Saved data entries:

================

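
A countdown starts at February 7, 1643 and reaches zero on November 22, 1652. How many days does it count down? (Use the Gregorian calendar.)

Feb 7, 1643 → Feb 7, 1644: 365 days.
Feb 7, 1644 → Feb 7, 1645: 366 days (Feb 29, 1644 is in that span).
Feb 7, 1645 → Feb 7, 1646: 365 days.
Feb 7, 1646 → Feb 7, 1647: 365 days.
Feb 7, 1647 → Feb 7, 1648: 365 days.
Feb 7, 1648 → Feb 7, 1649: 366 days (Feb 29, 1648 is in that span).
Feb 7, 1649 → Feb 7, 1650: 365 days.
Feb 7, 1650 → Feb 7, 1651: 365 days.
Feb 7, 1651 → Feb 7, 1652: 365 days.
Feb 7, 1652 → Mar 7, 1652: 29 days (February has 29).
Mar 7, 1652 → Apr 7, 1652: 31 days (March has 31).
Apr 7, 1652 → May 7, 1652: 30 days (April has 30).
May 7, 1652 → Jun 7, 1652: 31 days (May has 31).
Jun 7, 1652 → Jul 7, 1652: 30 days (June has 30).
Jul 7, 1652 → Aug 7, 1652: 31 days (July has 31).
Aug 7, 1652 → Sep 7, 1652: 31 days (August has 31).
Sep 7, 1652 → Oct 7, 1652: 30 days (September has 30).
Oct 7, 1652 → Nov 7, 1652: 31 days (October has 31).
Nov 7, 1652 → Nov 22, 1652: 15 days.
Total: 3576 days.

3576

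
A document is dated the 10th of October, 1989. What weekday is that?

Tuesday

Doomsday rule: the anchor day for the 1900s is Wednesday. For year 89: 89÷12 = 7 r 5, and 5÷4 = 1, so 7+5+1 = 13.
Wednesday + 13 ≡ Tuesday — that's 1989's doomsday.
In October the doomsday date is Oct 10.
Oct 10 is the doomsday itself: Tuesday.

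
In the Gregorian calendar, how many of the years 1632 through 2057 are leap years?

Multiples of 4 in [1632,2057]: 107.
Of those, multiples of 100: 4 (not leap unless ÷400).
Multiples of 400: 1.
Leap years = 107 − 4 + 1 = 104.

104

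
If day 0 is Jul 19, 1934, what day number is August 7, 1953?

6959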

================

> [YOUR INSTRUCTIONS] Every line of the data above is to be repeated exactly.

> [RESULT OF THE TASK]
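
A countdown starts at February 7, 1643 and reaches zero on November 22, 1652. How many days does it count down? (Use the Gregorian calendar.)

Feb 7, 1643 → Feb 7, 1644: 365 days.
Feb 7, 1644 → Feb 7, 1645: 366 days (Feb 29, 1644 is in that span).
Feb 7, 1645 → Feb 7, 1646: 365 days.
Feb 7, 1646 → Feb 7, 1647: 365 days.
Feb 7, 1647 → Feb 7, 1648: 365 days.
Feb 7, 1648 → Feb 7, 1649: 366 days (Feb 29, 1648 is in that span).
Feb 7, 1649 → Feb 7, 1650: 365 days.
Feb 7, 1650 → Feb 7, 1651: 365 days.
Feb 7, 1651 → Feb 7, 1652: 365 days.
Feb 7, 1652 → Mar 7, 1652: 29 days (February has 29).
Mar 7, 1652 → Apr 7, 1652: 31 days (March has 31).
Apr 7, 1652 → May 7, 1652: 30 days (April has 30).
May 7, 1652 → Jun 7, 1652: 31 days (May has 31).
Jun 7, 1652 → Jul 7, 1652: 30 days (June has 30).
Jul 7, 1652 → Aug 7, 1652: 31 days (July has 31).
Aug 7, 1652 → Sep 7, 1652: 31 days (August has 31).
Sep 7, 1652 → Oct 7, 1652: 30 days (September has 30).
Oct 7, 1652 → Nov 7, 1652: 31 days (October has 31).
Nov 7, 1652 → Nov 22, 1652: 15 days.
Total: 3576 days.

3576

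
A document is dated the 10th of October, 1989. What weekday is that?

Tuesday

Doomsday rule: the anchor day for the 1900s is Wednesday. For year 89: 89÷12 = 7 r 5, and 5÷4 = 1, so 7+5+1 = 13.
Wednesday + 13 ≡ Tuesday — that's 1989's doomsday.
In October the doomsday date is Oct 10.
Oct 10 is the doomsday itself: Tuesday.

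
In the Gregorian calendar, how many of the years 1632 through 2057 are leap years?

Multiples of 4 in [1632,2057]: 107.
Of those, multiples of 100: 4 (not leap unless ÷400).
Multiples of 400: 1.
Leap years = 107 − 4 + 1 = 104.

104

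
If day 0 is Jul 19, 1934, what day number is August 7, 1953?

6959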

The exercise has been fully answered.